◆ Problem details ◆
The answer must consist solely of the line containing "Gradient descent with" and every line after it in the records below, through the last, each reproduced exactly.

◆ Provided records ◆
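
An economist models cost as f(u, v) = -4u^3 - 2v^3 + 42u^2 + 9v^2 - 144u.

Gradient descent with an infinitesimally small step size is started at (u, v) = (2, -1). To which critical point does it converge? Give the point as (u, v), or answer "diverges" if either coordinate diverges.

(3, 0)

f is separable, so gradient descent decouples: u follows -∂f/∂u, v follows -∂f/∂v.
∂f/∂u = -12(u - 4)(u - 3); at u=2 this is -24, so u increases.
∂f/∂v = -6v(v - 3); at v=-1 this is -24, so v increases.
u converges to its nearest critical value 3 (a local min of the u-part); v converges to 0. The iterate converges to (3, 0).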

◆ Solution ◆
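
Gradient descent with an infinitesimally small step size is started at (u, v) = (2, -1). To which critical point does it converge? Give the point as (u, v), or answer "diverges" if either coordinate diverges.

(3, 0)

f is separable, so gradient descent decouples: u follows -∂f/∂u, v follows -∂f/∂v.
∂f/∂u = -12(u - 4)(u - 3); at u=2 this is -24, so u increases.
∂f/∂v = -6v(v - 3); at v=-1 this is -24, so v increases.
u converges to its nearest critical value 3 (a local min of the u-part); v converges to 0. The iterate converges to (3, 0).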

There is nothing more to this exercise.